[[ Data to process, beginning ]]
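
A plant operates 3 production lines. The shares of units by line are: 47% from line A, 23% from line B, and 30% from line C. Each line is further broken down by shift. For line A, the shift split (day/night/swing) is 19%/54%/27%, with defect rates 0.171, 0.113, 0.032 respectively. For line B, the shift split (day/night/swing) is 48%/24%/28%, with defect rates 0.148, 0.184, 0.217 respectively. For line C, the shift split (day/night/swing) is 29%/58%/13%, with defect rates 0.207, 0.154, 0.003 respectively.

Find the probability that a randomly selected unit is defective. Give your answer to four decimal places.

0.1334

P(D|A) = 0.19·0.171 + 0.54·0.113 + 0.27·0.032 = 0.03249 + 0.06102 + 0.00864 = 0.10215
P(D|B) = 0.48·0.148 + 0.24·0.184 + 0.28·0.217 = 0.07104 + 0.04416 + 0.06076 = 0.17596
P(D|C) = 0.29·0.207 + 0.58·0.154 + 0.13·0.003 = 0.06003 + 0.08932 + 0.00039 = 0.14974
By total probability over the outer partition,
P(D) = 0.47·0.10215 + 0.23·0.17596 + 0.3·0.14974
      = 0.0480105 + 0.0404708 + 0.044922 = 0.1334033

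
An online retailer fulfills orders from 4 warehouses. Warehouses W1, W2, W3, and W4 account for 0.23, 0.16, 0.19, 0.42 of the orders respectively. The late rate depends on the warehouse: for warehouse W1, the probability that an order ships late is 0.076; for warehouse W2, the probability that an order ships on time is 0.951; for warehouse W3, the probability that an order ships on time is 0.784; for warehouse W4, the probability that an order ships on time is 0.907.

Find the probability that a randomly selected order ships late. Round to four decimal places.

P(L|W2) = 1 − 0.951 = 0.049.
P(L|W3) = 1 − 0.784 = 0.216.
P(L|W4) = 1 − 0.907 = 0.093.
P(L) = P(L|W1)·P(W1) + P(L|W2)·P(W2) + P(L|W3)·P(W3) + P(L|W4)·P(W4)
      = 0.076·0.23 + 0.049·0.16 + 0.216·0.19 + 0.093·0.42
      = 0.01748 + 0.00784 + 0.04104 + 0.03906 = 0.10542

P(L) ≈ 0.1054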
[[ Data to process, end ]]
[[ Data to process, beginning ]]
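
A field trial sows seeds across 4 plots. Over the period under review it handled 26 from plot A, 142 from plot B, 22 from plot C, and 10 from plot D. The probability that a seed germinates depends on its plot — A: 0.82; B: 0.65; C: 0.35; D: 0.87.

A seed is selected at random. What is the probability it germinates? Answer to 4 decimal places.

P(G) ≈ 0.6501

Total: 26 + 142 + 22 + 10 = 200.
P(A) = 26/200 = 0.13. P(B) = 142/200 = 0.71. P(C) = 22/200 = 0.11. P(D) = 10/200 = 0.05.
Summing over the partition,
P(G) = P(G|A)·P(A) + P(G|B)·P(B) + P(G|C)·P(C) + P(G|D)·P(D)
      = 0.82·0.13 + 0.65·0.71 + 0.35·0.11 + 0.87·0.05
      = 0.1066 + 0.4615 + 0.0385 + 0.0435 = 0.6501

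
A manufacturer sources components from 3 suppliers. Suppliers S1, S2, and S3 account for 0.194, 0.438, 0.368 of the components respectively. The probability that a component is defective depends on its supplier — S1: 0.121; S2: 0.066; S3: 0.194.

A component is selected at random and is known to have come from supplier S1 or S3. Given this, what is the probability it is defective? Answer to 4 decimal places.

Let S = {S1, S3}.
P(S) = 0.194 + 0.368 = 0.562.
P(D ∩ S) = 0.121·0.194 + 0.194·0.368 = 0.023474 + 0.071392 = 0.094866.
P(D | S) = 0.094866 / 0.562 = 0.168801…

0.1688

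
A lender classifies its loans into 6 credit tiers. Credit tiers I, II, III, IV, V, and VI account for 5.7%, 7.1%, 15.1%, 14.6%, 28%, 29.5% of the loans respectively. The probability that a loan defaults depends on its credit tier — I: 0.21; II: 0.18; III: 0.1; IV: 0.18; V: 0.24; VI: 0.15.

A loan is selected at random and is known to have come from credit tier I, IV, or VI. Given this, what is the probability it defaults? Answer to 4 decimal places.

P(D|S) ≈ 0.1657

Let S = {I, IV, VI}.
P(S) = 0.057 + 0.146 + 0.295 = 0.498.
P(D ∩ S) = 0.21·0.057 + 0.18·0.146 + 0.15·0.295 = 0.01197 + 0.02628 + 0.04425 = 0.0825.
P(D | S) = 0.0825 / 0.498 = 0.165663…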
[[ Data to process, end ]]
The problem:
All lines of the records above that contain the word "account" are to be copied out.

Result for this task:
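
An online retailer fulfills orders from 4 warehouses. Warehouses W1, W2, W3, and W4 account for 0.23, 0.16, 0.19, 0.42 of the orders respectively. The late rate depends on the warehouse: for warehouse W1, the probability that an order ships late is 0.076; for warehouse W2, the probability that an order ships on time is 0.951; for warehouse W3, the probability that an order ships on time is 0.784; for warehouse W4, the probability that an order ships on time is 0.907.
A manufacturer sources components from 3 suppliers. Suppliers S1, S2, and S3 account for 0.194, 0.438, 0.368 of the components respectively. The probability that a component is defective depends on its supplier — S1: 0.121; S2: 0.066; S3: 0.194.
A lender classifies its loans into 6 credit tiers. Credit tiers I, II, III, IV, V, and VI account for 5.7%, 7.1%, 15.1%, 14.6%, 28%, 29.5% of the loans respectively. The probability that a loan defaults depends on its credit tier — I: 0.21; II: 0.18; III: 0.1; IV: 0.18; V: 0.24; VI: 0.15.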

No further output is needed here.